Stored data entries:
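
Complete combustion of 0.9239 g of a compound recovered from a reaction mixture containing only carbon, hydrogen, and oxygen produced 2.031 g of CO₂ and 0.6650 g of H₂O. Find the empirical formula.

mol C = 2.031 g CO₂ ÷ 44.009 g/mol = 0.046150 mol
mol H = 2 × 0.6650 g H₂O ÷ 18.015 g/mol = 0.073827 mol
mass O = 0.9239 − (0.55430 + 0.074418) = 0.29518 g → mol O = 0.29518 ÷ 15.999 = 0.018450 mol
Divide by the smallest (0.018450 mol): C 2.501, H 4.002, O 1.000
Multiplying each by 2 gives whole numbers: C 5.00, H 8.00, O 2.00

C5H8O2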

> [Work task] Whatever the entries above contain, reproduce all of them exactly.

> [Answer box]
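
Complete combustion of 0.9239 g of a compound recovered from a reaction mixture containing only carbon, hydrogen, and oxygen produced 2.031 g of CO₂ and 0.6650 g of H₂O. Find the empirical formula.

mol C = 2.031 g CO₂ ÷ 44.009 g/mol = 0.046150 mol
mol H = 2 × 0.6650 g H₂O ÷ 18.015 g/mol = 0.073827 mol
mass O = 0.9239 − (0.55430 + 0.074418) = 0.29518 g → mol O = 0.29518 ÷ 15.999 = 0.018450 mol
Divide by the smallest (0.018450 mol): C 2.501, H 4.002, O 1.000
Multiplying each by 2 gives whole numbers: C 5.00, H 8.00, O 2.00

C5H8O2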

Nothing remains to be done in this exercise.